WHAT NEEDS TO BE DONE: For this listing, the lines between the one holding "The feed to an isothermal flash" and the one holding "1: z=0.241, K=2.471;", inclusive, must be set down exactly.

PROVIDED INFORMATION:
● ● ● ●
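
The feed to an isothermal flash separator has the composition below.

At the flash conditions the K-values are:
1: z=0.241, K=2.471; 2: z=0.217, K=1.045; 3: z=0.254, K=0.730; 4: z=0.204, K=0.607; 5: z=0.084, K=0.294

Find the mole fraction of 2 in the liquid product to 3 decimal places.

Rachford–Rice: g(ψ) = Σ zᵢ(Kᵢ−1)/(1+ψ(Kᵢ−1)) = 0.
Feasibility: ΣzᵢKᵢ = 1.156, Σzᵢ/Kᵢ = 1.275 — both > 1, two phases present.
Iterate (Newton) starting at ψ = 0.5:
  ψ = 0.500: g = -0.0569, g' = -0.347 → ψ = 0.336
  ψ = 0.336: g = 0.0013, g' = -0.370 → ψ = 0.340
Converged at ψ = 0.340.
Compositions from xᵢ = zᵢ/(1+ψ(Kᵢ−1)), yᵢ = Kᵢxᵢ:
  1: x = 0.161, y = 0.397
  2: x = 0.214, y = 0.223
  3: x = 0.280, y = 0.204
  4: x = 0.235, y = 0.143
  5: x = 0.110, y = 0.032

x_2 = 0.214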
● ● ● ●
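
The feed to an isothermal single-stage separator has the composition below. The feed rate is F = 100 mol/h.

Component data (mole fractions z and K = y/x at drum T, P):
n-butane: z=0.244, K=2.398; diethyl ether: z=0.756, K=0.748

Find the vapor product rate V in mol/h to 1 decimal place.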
● ● ● ●
ANSWER BELOW:
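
The feed to an isothermal flash separator has the composition below.

At the flash conditions the K-values are:
1: z=0.241, K=2.471; 2: z=0.217, K=1.045; 3: z=0.254, K=0.730; 4: z=0.204, K=0.607; 5: z=0.084, K=0.294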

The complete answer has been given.